I'd like every record given again exactly, please.

Excerpts from a dataset
+++++

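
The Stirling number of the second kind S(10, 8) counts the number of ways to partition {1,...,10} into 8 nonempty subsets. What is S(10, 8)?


Using the explicit formula S(n,k) = (1/k!) sum_{j=0}^{k} (-1)^(k-j) C(k,j) j^n:
S(10, 8) = 750
Equivalently, S(n,k) is n! times the coefficient of x^n in the EGF (e^x - 1)^k / k!.

750


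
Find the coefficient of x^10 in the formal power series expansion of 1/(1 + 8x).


Write 1/(1 + c x) = 1/(1 - (-c) x) and apply the geometric-series identity
1/(1 - y) = sum_{k>=0} y^k to get 1/(1 + c x) = sum_{k>=0} (-c)^k x^k.
So the coefficient of x^k is (-c)^k = (-1)^k * c^k.
Here c = 8 and k = 10:
(-8)^10 = 1 * 1073741824 = 1073741824

1073741824


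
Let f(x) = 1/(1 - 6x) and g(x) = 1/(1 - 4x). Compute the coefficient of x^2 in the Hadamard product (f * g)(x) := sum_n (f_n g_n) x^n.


f has coefficients f_k = 6^k and g has coefficients g_k = 4^k, so the Hadamard product has coefficient (f*g)_k = 6^k * 4^k = 24^k.
For k = 2: 24^2 = 576.

576


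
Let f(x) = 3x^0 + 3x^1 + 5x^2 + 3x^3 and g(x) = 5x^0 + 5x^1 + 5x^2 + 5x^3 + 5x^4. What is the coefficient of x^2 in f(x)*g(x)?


Cauchy product at x^2:
3*5 + 3*5 + 5*5
= 55

55


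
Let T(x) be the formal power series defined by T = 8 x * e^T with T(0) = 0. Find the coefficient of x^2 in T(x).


Apply the Lagrange inversion formula: if T = 8 x * phi(T) with phi(t) = e^t, then
[x^n] T = 8^n * (1/n) [t^(n-1)] phi(t)^n = 8^n * (1/n) [t^(n-1)] e^(n t) = 8^n * (1/n) * n^(n-1) / (n-1)! = 8^n * n^(n-1) / n!.
When c = 1 this is the Cayley count of rooted labeled trees on n vertices, divided by n!.
For n = 2: 8^2 * 2^1 / 2! = 64 * 2/2 = 64.

64


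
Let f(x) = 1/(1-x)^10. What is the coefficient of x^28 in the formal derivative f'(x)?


Differentiate: d/dx [ 1/(1-x)^r ] = r / (1-x)^(r+1).
Here r = 10, so f'(x) = 10 / (1-x)^11.
The expansion of 1/(1-x)^(r+1) has coefficient of x^n equal to C(n+r, r).
So the coefficient of x^28 in f'(x) is
10 * C(38, 10) = 10 * 472733756 = 4727337560

4727337560


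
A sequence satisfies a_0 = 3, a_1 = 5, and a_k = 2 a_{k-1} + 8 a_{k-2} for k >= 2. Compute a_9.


The characteristic equation is t^2 - 2 t - 8 = 0, with roots r_1 = 4 and r_2 = -2 (so c_1 = r_1 + r_2, c_2 = -r_1 r_2 as required).
One can use the closed form a_n = A r_1^n + B r_2^n, but direct iteration is more reliable:
a_0 = 3, a_1 = 5, a_2 = 34, a_3 = 108, a_4 = 488, a_5 = 1840, a_6 = 7584, a_7 = 29888, a_8 = 120448, a_9 = 480000.
So a_9 = 480000.

480000


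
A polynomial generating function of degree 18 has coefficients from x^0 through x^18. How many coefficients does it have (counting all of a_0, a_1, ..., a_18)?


A polynomial of degree 18 takes the form a_0 + a_1 x + ... + a_18 x^18.
The number of coefficients is 18 + 1 = 19.

19


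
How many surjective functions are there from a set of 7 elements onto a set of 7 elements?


By inclusion-exclusion on which target elements are missed, the number of surjections from an n-set onto a k-set is
surj(n, k) = sum_{j=0}^{k} (-1)^j C(k, j) (k - j)^n.
Equivalently surj(n, k) = k! * S(n, k), where S(n, k) is the Stirling number of the second kind.
For n = 7, k = 7:
S(7, 7) = 1, so
surj = 7! * 1 = 5040 * 1 = 5040.

5040


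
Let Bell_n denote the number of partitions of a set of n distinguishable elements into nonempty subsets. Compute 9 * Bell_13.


Bell_13 can be computed from the Bell triangle or from Dobinski's identity Bell_n = (1/e) * sum_{k>=0} k^n / k!.
Computing Bell_13 = 27644437.
Then 9 * 27644437 = 248799933.

248799933


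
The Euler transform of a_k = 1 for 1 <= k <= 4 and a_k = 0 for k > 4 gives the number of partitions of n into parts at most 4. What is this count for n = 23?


Partitions of 23 into parts at most 4:
Using generating function (1-x)^(-1)(1-x^2)^(-1)...(1-x^4)^(-1),
the coefficient of x^23 = 150

150


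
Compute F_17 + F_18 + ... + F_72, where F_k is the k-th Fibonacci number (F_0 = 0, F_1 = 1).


Use the identity sum_{k=0}^{N} F_k = F_{N+2} - 1 (which follows from F_{k+2} - F_{k+1} = F_k). Then
sum_{k=17}^{72} F_k = (F_{74} - 1) - (F_{18} - 1) = F_{74} - F_{18}.
Computing: F_{74} = 1304969544928657, F_{18} = 2584, so
Sum = 1304969544928657 - 2584 = 1304969544926073.

1304969544926073


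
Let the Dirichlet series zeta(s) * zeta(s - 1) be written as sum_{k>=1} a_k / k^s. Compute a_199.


Convolution gives a_k = sum_{d | k} d * 1 = sum_{d | k} d = sigma(k), the sum of positive divisors of k.
For k = 199, the divisors are 1, 199, so
sigma(199) = 1 + 199 = 200.

200


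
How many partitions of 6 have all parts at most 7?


Using the generating function (1-x)^(-1)(1-x^2)^(-1)...(1-x^7)^(-1),
the coefficient of x^6 counts these restricted partitions.
Result = 11

11


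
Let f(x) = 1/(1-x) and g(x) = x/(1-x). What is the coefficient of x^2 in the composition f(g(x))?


First simplify the composition: f(g(x)) = 1/(1 - x/(1-x)) = (1-x)/((1-x) - x) = (1-x)/(1-2x).
Now extract the coefficient. Write (1-x)/(1-2x) = 1/(1-2x) - x/(1-2x).
The coefficient of x^n in 1/(1-2x) is 2^n, and in x/(1-2x) is 2^(n-1) (for n >= 1).
So the coefficient of x^2 is 2^2 - 2^1 = 4 - 2 = 2.

2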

+++++

**Exercise response:**
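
The Stirling number of the second kind S(10, 8) counts the number of ways to partition {1,...,10} into 8 nonempty subsets. What is S(10, 8)?


Using the explicit formula S(n,k) = (1/k!) sum_{j=0}^{k} (-1)^(k-j) C(k,j) j^n:
S(10, 8) = 750
Equivalently, S(n,k) is n! times the coefficient of x^n in the EGF (e^x - 1)^k / k!.

750


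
Find the coefficient of x^10 in the formal power series expansion of 1/(1 + 8x).


Write 1/(1 + c x) = 1/(1 - (-c) x) and apply the geometric-series identity
1/(1 - y) = sum_{k>=0} y^k to get 1/(1 + c x) = sum_{k>=0} (-c)^k x^k.
So the coefficient of x^k is (-c)^k = (-1)^k * c^k.
Here c = 8 and k = 10:
(-8)^10 = 1 * 1073741824 = 1073741824

1073741824


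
Let f(x) = 1/(1 - 6x) and g(x) = 1/(1 - 4x). Compute the coefficient of x^2 in the Hadamard product (f * g)(x) := sum_n (f_n g_n) x^n.


f has coefficients f_k = 6^k and g has coefficients g_k = 4^k, so the Hadamard product has coefficient (f*g)_k = 6^k * 4^k = 24^k.
For k = 2: 24^2 = 576.

576


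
Let f(x) = 3x^0 + 3x^1 + 5x^2 + 3x^3 and g(x) = 5x^0 + 5x^1 + 5x^2 + 5x^3 + 5x^4. What is the coefficient of x^2 in f(x)*g(x)?


Cauchy product at x^2:
3*5 + 3*5 + 5*5
= 55

55


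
Let T(x) be the formal power series defined by T = 8 x * e^T with T(0) = 0. Find the coefficient of x^2 in T(x).


Apply the Lagrange inversion formula: if T = 8 x * phi(T) with phi(t) = e^t, then
[x^n] T = 8^n * (1/n) [t^(n-1)] phi(t)^n = 8^n * (1/n) [t^(n-1)] e^(n t) = 8^n * (1/n) * n^(n-1) / (n-1)! = 8^n * n^(n-1) / n!.
When c = 1 this is the Cayley count of rooted labeled trees on n vertices, divided by n!.
For n = 2: 8^2 * 2^1 / 2! = 64 * 2/2 = 64.

64


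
Let f(x) = 1/(1-x)^10. What is the coefficient of x^28 in the formal derivative f'(x)?


Differentiate: d/dx [ 1/(1-x)^r ] = r / (1-x)^(r+1).
Here r = 10, so f'(x) = 10 / (1-x)^11.
The expansion of 1/(1-x)^(r+1) has coefficient of x^n equal to C(n+r, r).
So the coefficient of x^28 in f'(x) is
10 * C(38, 10) = 10 * 472733756 = 4727337560

4727337560


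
A sequence satisfies a_0 = 3, a_1 = 5, and a_k = 2 a_{k-1} + 8 a_{k-2} for k >= 2. Compute a_9.


The characteristic equation is t^2 - 2 t - 8 = 0, with roots r_1 = 4 and r_2 = -2 (so c_1 = r_1 + r_2, c_2 = -r_1 r_2 as required).
One can use the closed form a_n = A r_1^n + B r_2^n, but direct iteration is more reliable:
a_0 = 3, a_1 = 5, a_2 = 34, a_3 = 108, a_4 = 488, a_5 = 1840, a_6 = 7584, a_7 = 29888, a_8 = 120448, a_9 = 480000.
So a_9 = 480000.

480000


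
A polynomial generating function of degree 18 has coefficients from x^0 through x^18. How many coefficients does it have (counting all of a_0, a_1, ..., a_18)?


A polynomial of degree 18 takes the form a_0 + a_1 x + ... + a_18 x^18.
The number of coefficients is 18 + 1 = 19.

19


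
How many surjective functions are there from a set of 7 elements onto a set of 7 elements?


By inclusion-exclusion on which target elements are missed, the number of surjections from an n-set onto a k-set is
surj(n, k) = sum_{j=0}^{k} (-1)^j C(k, j) (k - j)^n.
Equivalently surj(n, k) = k! * S(n, k), where S(n, k) is the Stirling number of the second kind.
For n = 7, k = 7:
S(7, 7) = 1, so
surj = 7! * 1 = 5040 * 1 = 5040.

5040


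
Let Bell_n denote the number of partitions of a set of n distinguishable elements into nonempty subsets. Compute 9 * Bell_13.


Bell_13 can be computed from the Bell triangle or from Dobinski's identity Bell_n = (1/e) * sum_{k>=0} k^n / k!.
Computing Bell_13 = 27644437.
Then 9 * 27644437 = 248799933.

248799933


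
The Euler transform of a_k = 1 for 1 <= k <= 4 and a_k = 0 for k > 4 gives the number of partitions of n into parts at most 4. What is this count for n = 23?


Partitions of 23 into parts at most 4:
Using generating function (1-x)^(-1)(1-x^2)^(-1)...(1-x^4)^(-1),
the coefficient of x^23 = 150

150


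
Compute F_17 + F_18 + ... + F_72, where F_k is the k-th Fibonacci number (F_0 = 0, F_1 = 1).


Use the identity sum_{k=0}^{N} F_k = F_{N+2} - 1 (which follows from F_{k+2} - F_{k+1} = F_k). Then
sum_{k=17}^{72} F_k = (F_{74} - 1) - (F_{18} - 1) = F_{74} - F_{18}.
Computing: F_{74} = 1304969544928657, F_{18} = 2584, so
Sum = 1304969544928657 - 2584 = 1304969544926073.

1304969544926073


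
Let the Dirichlet series zeta(s) * zeta(s - 1) be written as sum_{k>=1} a_k / k^s. Compute a_199.


Convolution gives a_k = sum_{d | k} d * 1 = sum_{d | k} d = sigma(k), the sum of positive divisors of k.
For k = 199, the divisors are 1, 199, so
sigma(199) = 1 + 199 = 200.

200


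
How many partitions of 6 have all parts at most 7?


Using the generating function (1-x)^(-1)(1-x^2)^(-1)...(1-x^7)^(-1),
the coefficient of x^6 counts these restricted partitions.
Result = 11

11


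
Let f(x) = 1/(1-x) and g(x) = x/(1-x). What is the coefficient of x^2 in the composition f(g(x))?


First simplify the composition: f(g(x)) = 1/(1 - x/(1-x)) = (1-x)/((1-x) - x) = (1-x)/(1-2x).
Now extract the coefficient. Write (1-x)/(1-2x) = 1/(1-2x) - x/(1-2x).
The coefficient of x^n in 1/(1-2x) is 2^n, and in x/(1-2x) is 2^(n-1) (for n >= 1).
So the coefficient of x^2 is 2^2 - 2^1 = 4 - 2 = 2.

2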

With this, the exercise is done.